[Start of Attachment]

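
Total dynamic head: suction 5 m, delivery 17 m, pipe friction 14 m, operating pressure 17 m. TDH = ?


TDH = Hs + Hd + hf + Hp = 5 + 17 + 14 + 17 = 53

53 m


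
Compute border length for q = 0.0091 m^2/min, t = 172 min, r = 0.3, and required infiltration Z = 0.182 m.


L = q*t/((1+r)*Z)
L = 0.0091*172/((1+0.3)*0.182)
L = 1.5652/0.2366

6.6154 m


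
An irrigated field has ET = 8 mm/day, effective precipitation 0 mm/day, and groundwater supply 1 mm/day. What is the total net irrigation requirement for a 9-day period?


Daily deficit = ET - Pe - GW = 8 - 0 - 1 = 7 mm/day
NIR = 7 * 9 = 63 mm

63.0000 mm


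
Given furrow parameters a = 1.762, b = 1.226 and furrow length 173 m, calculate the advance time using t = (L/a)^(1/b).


t = (L/a)^(1/b)
t = (173/1.762)^(1/1.226)
t = 98.183882^(1/1.226)

42.1530 min


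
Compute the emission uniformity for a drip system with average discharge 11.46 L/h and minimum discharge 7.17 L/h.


EU = (q_min/q_avg)*100 = (7.17/11.46)*100 = 62.5654%

62.5654 %


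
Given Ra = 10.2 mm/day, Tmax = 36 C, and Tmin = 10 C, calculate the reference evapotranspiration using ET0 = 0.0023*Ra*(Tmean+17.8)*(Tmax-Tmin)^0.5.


Tmean = (Tmax + Tmin)/2 = (36 + 10)/2 = 23.0
ET0 = 0.0023 * 10.2 * (23.0 + 17.8) * sqrt(36 - 10)
ET0 = 0.0023 * 10.2 * 40.8 * 5.099020

4.8806 mm/day


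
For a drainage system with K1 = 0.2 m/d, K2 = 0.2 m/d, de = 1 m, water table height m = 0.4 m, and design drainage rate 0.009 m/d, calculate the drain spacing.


S^2 = 8*K2*de*m/q + 4*K1*m^2/q
S^2 = 8*0.2*1*0.4/0.009 + 4*0.2*0.4^2/0.009
S = sqrt(85.3333)

9.2376 m


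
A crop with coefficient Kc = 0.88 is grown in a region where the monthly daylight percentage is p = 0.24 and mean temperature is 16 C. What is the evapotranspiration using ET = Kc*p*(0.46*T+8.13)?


ET = Kc * p * (0.46*T + 8.13)
ET = 0.88 * 0.24 * (0.46*16 + 8.13)
ET = 0.88 * 0.24 * 15.4900

3.2715 mm/day


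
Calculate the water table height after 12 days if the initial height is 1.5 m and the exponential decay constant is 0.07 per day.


m = m0 * exp(-k*t)
m = 1.5 * exp(-0.07 * 12)
m = 1.5 * exp(-0.8400)

0.6476 m


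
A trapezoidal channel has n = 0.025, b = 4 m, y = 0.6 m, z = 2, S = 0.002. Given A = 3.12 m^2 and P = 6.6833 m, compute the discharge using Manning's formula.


R = A/P = 3.12/6.6833 = 0.466835
Q = (1/0.025) * 3.12 * 0.466835^(2/3) * 0.002^0.5

3.3587 m^3/s


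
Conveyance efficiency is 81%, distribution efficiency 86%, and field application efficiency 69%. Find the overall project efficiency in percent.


Ec = 0.81, Eb = 0.86, Ea = 0.69
E = 0.81 * 0.86 * 0.69 * 100 = 48.0654%

48.0654 %


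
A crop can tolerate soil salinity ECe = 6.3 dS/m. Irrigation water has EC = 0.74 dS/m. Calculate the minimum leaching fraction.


LR = ECiw / (5*ECe - ECiw)
LR = 0.74 / (5*6.3 - 0.74)
LR = 0.74 / 30.7600

0.0241


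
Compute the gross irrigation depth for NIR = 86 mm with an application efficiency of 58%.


Ea = 58% = 0.58
GID = NIR / Ea = 86 / 0.58 = 148.2759 mm

148.2759 mm


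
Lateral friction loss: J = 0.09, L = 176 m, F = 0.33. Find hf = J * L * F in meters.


hf = J * L * F = 0.09 * 176 * 0.33 = 5.2272 m

5.2272 m


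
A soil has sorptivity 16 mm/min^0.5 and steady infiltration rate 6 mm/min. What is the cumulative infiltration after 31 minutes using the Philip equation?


F = S*sqrt(t) + A*t
F = 16*sqrt(31) + 6*31
F = 16*5.567764 + 186

275.0842 mm


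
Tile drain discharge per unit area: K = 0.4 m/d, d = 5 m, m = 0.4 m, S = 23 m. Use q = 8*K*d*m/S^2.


q = 8*K*d*m/S^2
q = 8*0.4*5*0.4/23^2
q = 6.4000 / 529

0.0121 m/d


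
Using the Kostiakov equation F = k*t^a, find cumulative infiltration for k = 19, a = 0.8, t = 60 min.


F = k * t^a = 19 * 60^0.8
F = 19 * 26.455806

502.6603 mm


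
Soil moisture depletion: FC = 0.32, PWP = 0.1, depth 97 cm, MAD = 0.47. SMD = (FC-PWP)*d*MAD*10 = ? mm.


SMD = (FC - PWP) * d * MAD * 10
SMD = (0.32 - 0.1) * 97 * 0.47 * 10
SMD = 0.2200 * 97 * 0.47 * 10

100.2980 mm


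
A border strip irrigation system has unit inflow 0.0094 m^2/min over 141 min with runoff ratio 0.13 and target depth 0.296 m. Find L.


L = q*t/((1+r)*Z)
L = 0.0094*141/((1+0.13)*0.296)
L = 1.3254/0.33448

3.9626 m


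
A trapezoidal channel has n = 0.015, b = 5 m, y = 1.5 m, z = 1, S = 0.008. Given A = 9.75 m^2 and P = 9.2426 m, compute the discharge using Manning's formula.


R = A/P = 9.75/9.2426 = 1.054898
Q = (1/0.015) * 9.75 * 1.054898^(2/3) * 0.008^0.5

60.2465 m^3/s


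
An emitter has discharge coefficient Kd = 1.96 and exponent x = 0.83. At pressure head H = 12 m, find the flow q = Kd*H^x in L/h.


q = Kd * H^x = 1.96 * 12^0.83 = 1.96 * 7.865393

15.4162 L/h


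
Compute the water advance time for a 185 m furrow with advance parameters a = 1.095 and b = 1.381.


t = (L/a)^(1/b)
t = (185/1.095)^(1/1.381)
t = 168.949772^(1/1.381)

41.0344 min


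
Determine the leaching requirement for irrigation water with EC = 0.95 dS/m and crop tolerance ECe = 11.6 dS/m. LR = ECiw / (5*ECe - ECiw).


LR = ECiw / (5*ECe - ECiw)
LR = 0.95 / (5*11.6 - 0.95)
LR = 0.95 / 57.0500

0.0167


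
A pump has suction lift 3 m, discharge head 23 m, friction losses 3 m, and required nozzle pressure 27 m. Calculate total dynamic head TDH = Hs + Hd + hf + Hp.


TDH = Hs + Hd + hf + Hp = 3 + 23 + 3 + 27 = 56

56 m


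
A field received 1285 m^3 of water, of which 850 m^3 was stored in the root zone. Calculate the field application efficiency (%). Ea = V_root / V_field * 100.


Ea = V_root / V_field * 100 = 850 / 1285 * 100 = 66.1479%

66.1479 %


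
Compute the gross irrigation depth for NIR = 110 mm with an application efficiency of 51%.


Ea = 51% = 0.51
GID = NIR / Ea = 110 / 0.51 = 215.6863 mm

215.6863 mm


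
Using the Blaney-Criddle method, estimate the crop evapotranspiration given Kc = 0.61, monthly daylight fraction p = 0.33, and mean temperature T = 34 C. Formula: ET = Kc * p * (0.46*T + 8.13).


ET = Kc * p * (0.46*T + 8.13)
ET = 0.61 * 0.33 * (0.46*34 + 8.13)
ET = 0.61 * 0.33 * 23.7700

4.7849 mm/day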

[End of Attachment]

The task:
Return all the lines shown above, precisely as they stand.

Solution for this task:
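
Total dynamic head: suction 5 m, delivery 17 m, pipe friction 14 m, operating pressure 17 m. TDH = ?


TDH = Hs + Hd + hf + Hp = 5 + 17 + 14 + 17 = 53

53 m


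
Compute border length for q = 0.0091 m^2/min, t = 172 min, r = 0.3, and required infiltration Z = 0.182 m.


L = q*t/((1+r)*Z)
L = 0.0091*172/((1+0.3)*0.182)
L = 1.5652/0.2366

6.6154 m


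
An irrigated field has ET = 8 mm/day, effective precipitation 0 mm/day, and groundwater supply 1 mm/day. What is the total net irrigation requirement for a 9-day period?


Daily deficit = ET - Pe - GW = 8 - 0 - 1 = 7 mm/day
NIR = 7 * 9 = 63 mm

63.0000 mm


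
Given furrow parameters a = 1.762, b = 1.226 and furrow length 173 m, calculate the advance time using t = (L/a)^(1/b).


t = (L/a)^(1/b)
t = (173/1.762)^(1/1.226)
t = 98.183882^(1/1.226)

42.1530 min


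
Compute the emission uniformity for a drip system with average discharge 11.46 L/h and minimum discharge 7.17 L/h.


EU = (q_min/q_avg)*100 = (7.17/11.46)*100 = 62.5654%

62.5654 %


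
Given Ra = 10.2 mm/day, Tmax = 36 C, and Tmin = 10 C, calculate the reference evapotranspiration using ET0 = 0.0023*Ra*(Tmean+17.8)*(Tmax-Tmin)^0.5.


Tmean = (Tmax + Tmin)/2 = (36 + 10)/2 = 23.0
ET0 = 0.0023 * 10.2 * (23.0 + 17.8) * sqrt(36 - 10)
ET0 = 0.0023 * 10.2 * 40.8 * 5.099020

4.8806 mm/day


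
For a drainage system with K1 = 0.2 m/d, K2 = 0.2 m/d, de = 1 m, water table height m = 0.4 m, and design drainage rate 0.009 m/d, calculate the drain spacing.


S^2 = 8*K2*de*m/q + 4*K1*m^2/q
S^2 = 8*0.2*1*0.4/0.009 + 4*0.2*0.4^2/0.009
S = sqrt(85.3333)

9.2376 m


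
A crop with coefficient Kc = 0.88 is grown in a region where the monthly daylight percentage is p = 0.24 and mean temperature is 16 C. What is the evapotranspiration using ET = Kc*p*(0.46*T+8.13)?


ET = Kc * p * (0.46*T + 8.13)
ET = 0.88 * 0.24 * (0.46*16 + 8.13)
ET = 0.88 * 0.24 * 15.4900

3.2715 mm/day


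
Calculate the water table height after 12 days if the initial height is 1.5 m and the exponential decay constant is 0.07 per day.


m = m0 * exp(-k*t)
m = 1.5 * exp(-0.07 * 12)
m = 1.5 * exp(-0.8400)

0.6476 m


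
A trapezoidal channel has n = 0.025, b = 4 m, y = 0.6 m, z = 2, S = 0.002. Given A = 3.12 m^2 and P = 6.6833 m, compute the discharge using Manning's formula.


R = A/P = 3.12/6.6833 = 0.466835
Q = (1/0.025) * 3.12 * 0.466835^(2/3) * 0.002^0.5

3.3587 m^3/s


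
Conveyance efficiency is 81%, distribution efficiency 86%, and field application efficiency 69%. Find the overall project efficiency in percent.


Ec = 0.81, Eb = 0.86, Ea = 0.69
E = 0.81 * 0.86 * 0.69 * 100 = 48.0654%

48.0654 %


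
A crop can tolerate soil salinity ECe = 6.3 dS/m. Irrigation water has EC = 0.74 dS/m. Calculate the minimum leaching fraction.


LR = ECiw / (5*ECe - ECiw)
LR = 0.74 / (5*6.3 - 0.74)
LR = 0.74 / 30.7600

0.0241


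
Compute the gross irrigation depth for NIR = 86 mm with an application efficiency of 58%.


Ea = 58% = 0.58
GID = NIR / Ea = 86 / 0.58 = 148.2759 mm

148.2759 mm


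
Lateral friction loss: J = 0.09, L = 176 m, F = 0.33. Find hf = J * L * F in meters.


hf = J * L * F = 0.09 * 176 * 0.33 = 5.2272 m

5.2272 m


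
A soil has sorptivity 16 mm/min^0.5 and steady infiltration rate 6 mm/min. What is the cumulative infiltration after 31 minutes using the Philip equation?


F = S*sqrt(t) + A*t
F = 16*sqrt(31) + 6*31
F = 16*5.567764 + 186

275.0842 mm


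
Tile drain discharge per unit area: K = 0.4 m/d, d = 5 m, m = 0.4 m, S = 23 m. Use q = 8*K*d*m/S^2.


q = 8*K*d*m/S^2
q = 8*0.4*5*0.4/23^2
q = 6.4000 / 529

0.0121 m/d


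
Using the Kostiakov equation F = k*t^a, find cumulative infiltration for k = 19, a = 0.8, t = 60 min.


F = k * t^a = 19 * 60^0.8
F = 19 * 26.455806

502.6603 mm


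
Soil moisture depletion: FC = 0.32, PWP = 0.1, depth 97 cm, MAD = 0.47. SMD = (FC-PWP)*d*MAD*10 = ? mm.


SMD = (FC - PWP) * d * MAD * 10
SMD = (0.32 - 0.1) * 97 * 0.47 * 10
SMD = 0.2200 * 97 * 0.47 * 10

100.2980 mm


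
A border strip irrigation system has unit inflow 0.0094 m^2/min over 141 min with runoff ratio 0.13 and target depth 0.296 m. Find L.


L = q*t/((1+r)*Z)
L = 0.0094*141/((1+0.13)*0.296)
L = 1.3254/0.33448

3.9626 m


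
A trapezoidal channel has n = 0.015, b = 5 m, y = 1.5 m, z = 1, S = 0.008. Given A = 9.75 m^2 and P = 9.2426 m, compute the discharge using Manning's formula.


R = A/P = 9.75/9.2426 = 1.054898
Q = (1/0.015) * 9.75 * 1.054898^(2/3) * 0.008^0.5

60.2465 m^3/s


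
An emitter has discharge coefficient Kd = 1.96 and exponent x = 0.83. At pressure head H = 12 m, find the flow q = Kd*H^x in L/h.


q = Kd * H^x = 1.96 * 12^0.83 = 1.96 * 7.865393

15.4162 L/h


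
Compute the water advance time for a 185 m furrow with advance parameters a = 1.095 and b = 1.381.


t = (L/a)^(1/b)
t = (185/1.095)^(1/1.381)
t = 168.949772^(1/1.381)

41.0344 min


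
Determine the leaching requirement for irrigation water with EC = 0.95 dS/m and crop tolerance ECe = 11.6 dS/m. LR = ECiw / (5*ECe - ECiw).


LR = ECiw / (5*ECe - ECiw)
LR = 0.95 / (5*11.6 - 0.95)
LR = 0.95 / 57.0500

0.0167


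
A pump has suction lift 3 m, discharge head 23 m, friction losses 3 m, and required nozzle pressure 27 m. Calculate total dynamic head TDH = Hs + Hd + hf + Hp.


TDH = Hs + Hd + hf + Hp = 3 + 23 + 3 + 27 = 56

56 m


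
A field received 1285 m^3 of water, of which 850 m^3 was stored in the root zone. Calculate the field application efficiency (%). Ea = V_root / V_field * 100.


Ea = V_root / V_field * 100 = 850 / 1285 * 100 = 66.1479%

66.1479 %


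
Compute the gross irrigation depth for NIR = 110 mm with an application efficiency of 51%.


Ea = 51% = 0.51
GID = NIR / Ea = 110 / 0.51 = 215.6863 mm

215.6863 mm


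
Using the Blaney-Criddle method, estimate the crop evapotranspiration given Kc = 0.61, monthly daylight fraction p = 0.33, and mean temperature T = 34 C. Formula: ET = Kc * p * (0.46*T + 8.13).


ET = Kc * p * (0.46*T + 8.13)
ET = 0.61 * 0.33 * (0.46*34 + 8.13)
ET = 0.61 * 0.33 * 23.7700

4.7849 mm/day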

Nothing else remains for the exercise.